Material shown:
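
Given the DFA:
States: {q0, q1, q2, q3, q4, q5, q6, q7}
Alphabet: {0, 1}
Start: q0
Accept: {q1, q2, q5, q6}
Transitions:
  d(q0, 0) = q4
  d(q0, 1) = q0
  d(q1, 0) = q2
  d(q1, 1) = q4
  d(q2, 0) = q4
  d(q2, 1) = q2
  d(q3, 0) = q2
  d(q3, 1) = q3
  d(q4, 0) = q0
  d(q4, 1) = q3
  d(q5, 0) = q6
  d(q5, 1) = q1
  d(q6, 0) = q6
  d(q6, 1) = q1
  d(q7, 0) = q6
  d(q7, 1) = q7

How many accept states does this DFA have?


Accept states listed: {q1, q2, q5, q6}
Counting: q1(1) q2(2) q5(3) q6(4)

4


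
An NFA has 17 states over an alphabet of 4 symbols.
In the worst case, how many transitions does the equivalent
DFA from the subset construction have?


Subset construction: one DFA state per subset of NFA states = 2^17 = 131072 states.
Each DFA state has 4 outgoing transitions: 131072 * 4 = 524288

524288


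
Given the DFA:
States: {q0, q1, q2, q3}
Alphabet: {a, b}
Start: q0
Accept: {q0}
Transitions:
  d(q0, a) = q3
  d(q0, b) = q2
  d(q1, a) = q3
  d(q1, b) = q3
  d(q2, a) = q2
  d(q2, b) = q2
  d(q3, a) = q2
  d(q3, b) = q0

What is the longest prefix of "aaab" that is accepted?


Run the DFA, marking each prefix where the state is accepting:
  "" -> q0 [accept]
  "a" -> q3 [reject]
  "aa" -> q2 [reject]
  "aaa" -> q2 [reject]
  "aaab" -> q2 [reject]

""


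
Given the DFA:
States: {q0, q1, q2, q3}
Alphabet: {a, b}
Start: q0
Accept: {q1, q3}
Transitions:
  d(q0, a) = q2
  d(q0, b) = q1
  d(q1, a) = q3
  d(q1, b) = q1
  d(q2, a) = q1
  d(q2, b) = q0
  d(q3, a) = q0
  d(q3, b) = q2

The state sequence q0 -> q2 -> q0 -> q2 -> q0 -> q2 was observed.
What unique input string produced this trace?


Trace back each transition to find the symbol:
  q0 --[a]--> q2
  q2 --[b]--> q0
  q0 --[a]--> q2
  q2 --[b]--> q0
  q0 --[a]--> q2

"ababa"


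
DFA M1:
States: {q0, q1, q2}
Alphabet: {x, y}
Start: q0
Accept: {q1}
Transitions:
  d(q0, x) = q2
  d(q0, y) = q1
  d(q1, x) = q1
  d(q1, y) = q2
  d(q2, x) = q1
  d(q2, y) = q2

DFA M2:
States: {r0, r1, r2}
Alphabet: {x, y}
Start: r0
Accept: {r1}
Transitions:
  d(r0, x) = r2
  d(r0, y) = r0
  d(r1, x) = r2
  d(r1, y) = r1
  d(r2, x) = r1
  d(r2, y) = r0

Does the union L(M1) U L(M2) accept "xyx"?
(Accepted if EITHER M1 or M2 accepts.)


M1: final=q1 accepted=True
M2: final=r2 accepted=False

Yes, union accepts


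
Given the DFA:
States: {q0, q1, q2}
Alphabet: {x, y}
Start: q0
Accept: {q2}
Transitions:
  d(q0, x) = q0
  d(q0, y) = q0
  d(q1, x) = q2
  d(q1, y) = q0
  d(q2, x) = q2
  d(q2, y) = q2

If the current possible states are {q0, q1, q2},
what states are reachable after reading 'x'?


Apply transition on 'x' from each current state:
  d(q0, x) = q0
  d(q1, x) = q2
  d(q2, x) = q2

{q0, q2}


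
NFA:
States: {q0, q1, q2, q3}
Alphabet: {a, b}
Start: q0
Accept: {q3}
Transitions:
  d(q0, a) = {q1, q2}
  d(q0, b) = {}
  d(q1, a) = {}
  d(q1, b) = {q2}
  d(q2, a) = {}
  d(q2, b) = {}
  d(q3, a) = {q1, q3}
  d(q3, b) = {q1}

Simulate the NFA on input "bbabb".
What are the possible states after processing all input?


Start: {q0}
  --b--> {}
  --b--> {}
  --a--> {}
  --b--> {}
  --b--> {}

{} (empty set, no valid transitions)


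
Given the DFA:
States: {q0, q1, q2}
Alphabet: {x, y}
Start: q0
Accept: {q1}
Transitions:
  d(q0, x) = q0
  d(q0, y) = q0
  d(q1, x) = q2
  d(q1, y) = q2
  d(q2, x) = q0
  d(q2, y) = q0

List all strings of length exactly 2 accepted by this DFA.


All strings of length 2: 4 total
Accepted: 0

None


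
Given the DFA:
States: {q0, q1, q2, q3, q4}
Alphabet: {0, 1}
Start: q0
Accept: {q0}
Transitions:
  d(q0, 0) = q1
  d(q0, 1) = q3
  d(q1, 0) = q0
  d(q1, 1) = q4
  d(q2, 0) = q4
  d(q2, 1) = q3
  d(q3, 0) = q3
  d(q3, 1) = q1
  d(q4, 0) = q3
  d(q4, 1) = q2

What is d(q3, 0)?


Looking up transition d(q3, 0)

q3


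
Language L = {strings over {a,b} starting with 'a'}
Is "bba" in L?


first symbol = 'b'

No, "bba" is not in L


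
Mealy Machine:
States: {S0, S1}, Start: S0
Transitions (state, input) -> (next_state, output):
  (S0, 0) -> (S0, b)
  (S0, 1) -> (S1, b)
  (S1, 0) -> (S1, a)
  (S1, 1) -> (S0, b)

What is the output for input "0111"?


Step-by-step:
  (S0, 0) -> (S0, b)
  (S0, 1) -> (S1, b)
  (S1, 1) -> (S0, b)
  (S0, 1) -> (S1, b)

"bbbb"


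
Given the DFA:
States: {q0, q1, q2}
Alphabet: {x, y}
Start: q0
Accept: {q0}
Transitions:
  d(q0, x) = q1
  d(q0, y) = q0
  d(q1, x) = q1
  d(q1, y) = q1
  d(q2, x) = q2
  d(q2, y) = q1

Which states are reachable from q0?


BFS from q0:
  layer 0: {q0}
  layer 1: {q1}

{q0, q1}


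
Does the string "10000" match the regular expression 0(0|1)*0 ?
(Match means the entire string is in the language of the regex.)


|string| = 5; first = '1'; last = '0'

No, "10000" does not match 0(0|1)*0


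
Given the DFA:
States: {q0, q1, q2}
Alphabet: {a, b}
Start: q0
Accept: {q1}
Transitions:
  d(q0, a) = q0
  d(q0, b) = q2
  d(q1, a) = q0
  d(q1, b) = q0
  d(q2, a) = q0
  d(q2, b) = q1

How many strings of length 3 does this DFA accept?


Enumerating all length-3 strings:
  "aaa" -> q0 [reject]
  "aab" -> q2 [reject]
  "aba" -> q0 [reject]
  "abb" -> q1 [accept]
  "baa" -> q0 [reject]
  "bab" -> q2 [reject]
  "bba" -> q0 [reject]
  "bbb" -> q0 [reject]

1 out of 8


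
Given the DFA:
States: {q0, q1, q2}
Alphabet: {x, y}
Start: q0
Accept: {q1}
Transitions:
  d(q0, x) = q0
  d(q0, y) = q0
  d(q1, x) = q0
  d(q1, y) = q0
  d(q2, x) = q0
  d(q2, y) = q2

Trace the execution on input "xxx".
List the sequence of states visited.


Input: xxx
d(q0, x) = q0
d(q0, x) = q0
d(q0, x) = q0


q0 -> q0 -> q0 -> q0


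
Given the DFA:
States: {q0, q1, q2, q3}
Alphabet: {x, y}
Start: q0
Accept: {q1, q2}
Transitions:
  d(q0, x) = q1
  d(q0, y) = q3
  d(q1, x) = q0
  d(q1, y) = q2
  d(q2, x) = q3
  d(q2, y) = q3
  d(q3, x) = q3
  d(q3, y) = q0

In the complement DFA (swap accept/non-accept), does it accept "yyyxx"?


Trace: q0 -> q3 -> q0 -> q3 -> q3 -> q3
Final: q3
Original accept: {q1, q2}
Complement: q3 is not in original accept

Yes, complement accepts (original rejects)


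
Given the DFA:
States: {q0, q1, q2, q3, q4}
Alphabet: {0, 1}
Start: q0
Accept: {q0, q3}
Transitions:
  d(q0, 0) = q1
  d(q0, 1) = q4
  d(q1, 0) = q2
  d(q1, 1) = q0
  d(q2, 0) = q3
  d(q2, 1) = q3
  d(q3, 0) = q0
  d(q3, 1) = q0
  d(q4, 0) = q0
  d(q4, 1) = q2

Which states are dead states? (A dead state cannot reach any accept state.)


Forward reachability from each state:
  q0 -> reaches accept state q0 (live)
  q1 -> reaches accept state q0 (live)
  q2 -> reaches accept state q0 (live)
  q3 -> reaches accept state q0 (live)
  q4 -> reaches accept state q0 (live)

None (all states can reach an accept state)


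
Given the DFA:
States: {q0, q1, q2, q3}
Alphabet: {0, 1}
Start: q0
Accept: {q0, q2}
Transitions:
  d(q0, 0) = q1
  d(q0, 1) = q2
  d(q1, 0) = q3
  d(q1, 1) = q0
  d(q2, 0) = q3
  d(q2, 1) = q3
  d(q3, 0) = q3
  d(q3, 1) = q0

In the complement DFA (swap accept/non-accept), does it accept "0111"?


Trace: q0 -> q1 -> q0 -> q2 -> q3
Final: q3
Original accept: {q0, q2}
Complement: q3 is not in original accept

Yes, complement accepts (original rejects)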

Your task:
Report all lines above with "over".

Exercise output:
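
An NFA has 17 states over an alphabet of 4 symbols.
Language L = {strings over {a,b} starting with 'a'}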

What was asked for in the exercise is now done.